WHAT THE TASK ASKS. Search the records below for the line containing "Dielectric: er = 89, tan(delta)". Write out that line and every line after it exactly as written.

INFORMATION.

##############################

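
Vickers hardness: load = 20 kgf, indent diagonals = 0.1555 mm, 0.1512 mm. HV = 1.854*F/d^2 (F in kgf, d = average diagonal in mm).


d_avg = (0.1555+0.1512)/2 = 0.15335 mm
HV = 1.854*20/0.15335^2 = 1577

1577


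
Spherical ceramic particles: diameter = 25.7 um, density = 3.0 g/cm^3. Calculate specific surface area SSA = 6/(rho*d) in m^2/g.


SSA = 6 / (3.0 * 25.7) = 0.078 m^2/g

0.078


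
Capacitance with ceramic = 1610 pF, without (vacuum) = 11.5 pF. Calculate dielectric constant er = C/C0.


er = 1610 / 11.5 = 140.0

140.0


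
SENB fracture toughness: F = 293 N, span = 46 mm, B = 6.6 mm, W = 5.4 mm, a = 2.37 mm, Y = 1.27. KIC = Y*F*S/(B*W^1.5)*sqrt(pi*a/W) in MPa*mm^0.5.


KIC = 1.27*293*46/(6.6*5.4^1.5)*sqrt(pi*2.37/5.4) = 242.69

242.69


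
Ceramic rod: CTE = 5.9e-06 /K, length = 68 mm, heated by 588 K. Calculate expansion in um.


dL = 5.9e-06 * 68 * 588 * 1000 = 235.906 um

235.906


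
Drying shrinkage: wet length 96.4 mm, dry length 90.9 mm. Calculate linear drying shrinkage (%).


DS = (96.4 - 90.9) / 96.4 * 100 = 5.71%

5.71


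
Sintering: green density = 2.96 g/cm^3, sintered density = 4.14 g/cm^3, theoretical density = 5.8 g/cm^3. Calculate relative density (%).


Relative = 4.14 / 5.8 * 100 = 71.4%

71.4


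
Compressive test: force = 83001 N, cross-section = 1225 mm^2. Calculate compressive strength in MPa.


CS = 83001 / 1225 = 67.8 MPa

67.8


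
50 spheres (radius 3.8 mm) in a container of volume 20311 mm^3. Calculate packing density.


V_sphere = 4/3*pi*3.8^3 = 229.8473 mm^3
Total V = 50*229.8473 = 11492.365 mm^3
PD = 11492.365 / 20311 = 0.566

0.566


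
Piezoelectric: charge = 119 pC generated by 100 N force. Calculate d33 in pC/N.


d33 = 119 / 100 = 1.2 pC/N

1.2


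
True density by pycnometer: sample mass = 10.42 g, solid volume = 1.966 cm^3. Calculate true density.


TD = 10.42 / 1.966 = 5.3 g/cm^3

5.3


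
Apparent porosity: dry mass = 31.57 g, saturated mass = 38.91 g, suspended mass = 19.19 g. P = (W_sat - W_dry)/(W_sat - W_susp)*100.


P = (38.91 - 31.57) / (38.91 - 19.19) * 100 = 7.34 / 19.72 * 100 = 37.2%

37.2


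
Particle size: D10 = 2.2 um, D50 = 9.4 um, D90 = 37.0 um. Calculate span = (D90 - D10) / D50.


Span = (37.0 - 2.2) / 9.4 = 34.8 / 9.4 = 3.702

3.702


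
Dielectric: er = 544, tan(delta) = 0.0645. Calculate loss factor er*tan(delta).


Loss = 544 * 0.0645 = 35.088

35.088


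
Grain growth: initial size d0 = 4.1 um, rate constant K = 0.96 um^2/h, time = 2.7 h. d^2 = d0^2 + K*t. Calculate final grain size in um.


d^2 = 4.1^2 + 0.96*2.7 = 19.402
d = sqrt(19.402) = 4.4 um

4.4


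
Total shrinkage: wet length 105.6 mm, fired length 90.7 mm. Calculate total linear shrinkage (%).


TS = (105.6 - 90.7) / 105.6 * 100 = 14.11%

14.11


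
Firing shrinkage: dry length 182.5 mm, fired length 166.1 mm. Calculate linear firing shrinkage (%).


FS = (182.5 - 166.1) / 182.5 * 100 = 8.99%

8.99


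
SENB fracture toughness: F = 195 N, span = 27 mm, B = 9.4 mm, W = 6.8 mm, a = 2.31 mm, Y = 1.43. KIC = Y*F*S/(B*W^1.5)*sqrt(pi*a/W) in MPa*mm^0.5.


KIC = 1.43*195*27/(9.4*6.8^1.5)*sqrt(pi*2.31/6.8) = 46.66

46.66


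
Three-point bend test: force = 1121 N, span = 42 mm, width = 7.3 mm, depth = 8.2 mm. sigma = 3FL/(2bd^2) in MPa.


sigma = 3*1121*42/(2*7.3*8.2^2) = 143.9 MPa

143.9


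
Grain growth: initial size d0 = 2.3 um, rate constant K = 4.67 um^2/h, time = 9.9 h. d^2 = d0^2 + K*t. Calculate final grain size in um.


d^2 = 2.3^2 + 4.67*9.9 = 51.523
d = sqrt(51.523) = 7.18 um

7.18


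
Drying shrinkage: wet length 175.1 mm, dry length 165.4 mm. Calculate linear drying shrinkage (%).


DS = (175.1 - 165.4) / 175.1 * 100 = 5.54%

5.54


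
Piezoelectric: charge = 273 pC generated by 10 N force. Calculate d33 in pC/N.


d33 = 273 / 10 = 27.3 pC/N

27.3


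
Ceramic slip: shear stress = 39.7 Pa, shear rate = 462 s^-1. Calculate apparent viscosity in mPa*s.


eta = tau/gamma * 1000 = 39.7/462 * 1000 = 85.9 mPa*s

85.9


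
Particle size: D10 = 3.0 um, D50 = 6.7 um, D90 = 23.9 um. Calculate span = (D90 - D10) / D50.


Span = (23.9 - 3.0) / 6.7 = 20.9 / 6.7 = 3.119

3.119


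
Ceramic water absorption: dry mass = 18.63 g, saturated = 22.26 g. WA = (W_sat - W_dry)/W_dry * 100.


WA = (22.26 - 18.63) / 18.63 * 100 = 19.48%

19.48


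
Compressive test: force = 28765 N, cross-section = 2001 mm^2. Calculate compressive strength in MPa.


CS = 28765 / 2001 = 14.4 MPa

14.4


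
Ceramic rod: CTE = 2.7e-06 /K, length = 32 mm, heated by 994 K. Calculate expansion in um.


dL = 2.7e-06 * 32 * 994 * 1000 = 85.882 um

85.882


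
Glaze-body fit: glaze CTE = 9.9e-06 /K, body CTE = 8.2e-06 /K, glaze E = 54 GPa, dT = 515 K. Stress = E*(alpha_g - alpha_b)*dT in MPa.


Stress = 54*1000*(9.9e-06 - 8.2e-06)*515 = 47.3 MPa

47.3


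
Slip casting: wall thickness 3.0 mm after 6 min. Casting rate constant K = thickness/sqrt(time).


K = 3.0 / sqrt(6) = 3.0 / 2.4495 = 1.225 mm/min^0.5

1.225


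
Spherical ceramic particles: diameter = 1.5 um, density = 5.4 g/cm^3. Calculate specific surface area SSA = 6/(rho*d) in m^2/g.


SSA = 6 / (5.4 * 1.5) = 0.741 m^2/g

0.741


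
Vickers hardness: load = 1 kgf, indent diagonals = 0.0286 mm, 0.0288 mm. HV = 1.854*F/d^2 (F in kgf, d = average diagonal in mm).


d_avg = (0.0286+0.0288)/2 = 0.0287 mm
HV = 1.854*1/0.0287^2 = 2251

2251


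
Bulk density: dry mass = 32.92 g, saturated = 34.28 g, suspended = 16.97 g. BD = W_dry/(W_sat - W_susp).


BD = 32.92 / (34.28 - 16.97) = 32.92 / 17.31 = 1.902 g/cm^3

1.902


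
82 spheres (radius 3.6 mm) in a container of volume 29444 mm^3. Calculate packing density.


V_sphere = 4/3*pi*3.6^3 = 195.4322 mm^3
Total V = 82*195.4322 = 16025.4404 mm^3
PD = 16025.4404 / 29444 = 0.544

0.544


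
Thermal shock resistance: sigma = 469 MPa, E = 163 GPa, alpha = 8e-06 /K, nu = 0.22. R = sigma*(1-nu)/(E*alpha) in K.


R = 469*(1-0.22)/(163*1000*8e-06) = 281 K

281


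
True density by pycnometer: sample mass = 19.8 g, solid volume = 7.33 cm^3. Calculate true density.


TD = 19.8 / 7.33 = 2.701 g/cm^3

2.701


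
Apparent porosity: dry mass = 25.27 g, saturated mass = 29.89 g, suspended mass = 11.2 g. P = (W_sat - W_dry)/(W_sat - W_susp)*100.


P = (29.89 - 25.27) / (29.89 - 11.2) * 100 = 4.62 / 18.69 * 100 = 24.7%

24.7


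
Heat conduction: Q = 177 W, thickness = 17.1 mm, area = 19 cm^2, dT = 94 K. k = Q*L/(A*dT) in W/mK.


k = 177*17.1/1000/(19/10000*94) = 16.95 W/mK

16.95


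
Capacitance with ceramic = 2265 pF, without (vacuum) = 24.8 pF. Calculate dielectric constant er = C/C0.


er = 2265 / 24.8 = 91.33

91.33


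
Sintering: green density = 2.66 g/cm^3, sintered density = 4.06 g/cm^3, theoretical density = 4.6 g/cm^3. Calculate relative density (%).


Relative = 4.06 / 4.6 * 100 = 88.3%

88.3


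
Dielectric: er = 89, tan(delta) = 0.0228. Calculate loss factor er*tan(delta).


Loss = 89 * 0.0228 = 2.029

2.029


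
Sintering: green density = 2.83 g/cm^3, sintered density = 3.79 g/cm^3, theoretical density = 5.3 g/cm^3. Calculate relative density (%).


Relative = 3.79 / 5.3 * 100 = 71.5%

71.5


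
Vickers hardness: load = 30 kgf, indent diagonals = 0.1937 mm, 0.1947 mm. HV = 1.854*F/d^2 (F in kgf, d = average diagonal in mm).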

##############################

ANSWER TO THE PROBLEM.
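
Dielectric: er = 89, tan(delta) = 0.0228. Calculate loss factor er*tan(delta).


Loss = 89 * 0.0228 = 2.029

2.029


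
Sintering: green density = 2.83 g/cm^3, sintered density = 3.79 g/cm^3, theoretical density = 5.3 g/cm^3. Calculate relative density (%).


Relative = 3.79 / 5.3 * 100 = 71.5%

71.5


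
Vickers hardness: load = 30 kgf, indent diagonals = 0.1937 mm, 0.1947 mm. HV = 1.854*F/d^2 (F in kgf, d = average diagonal in mm).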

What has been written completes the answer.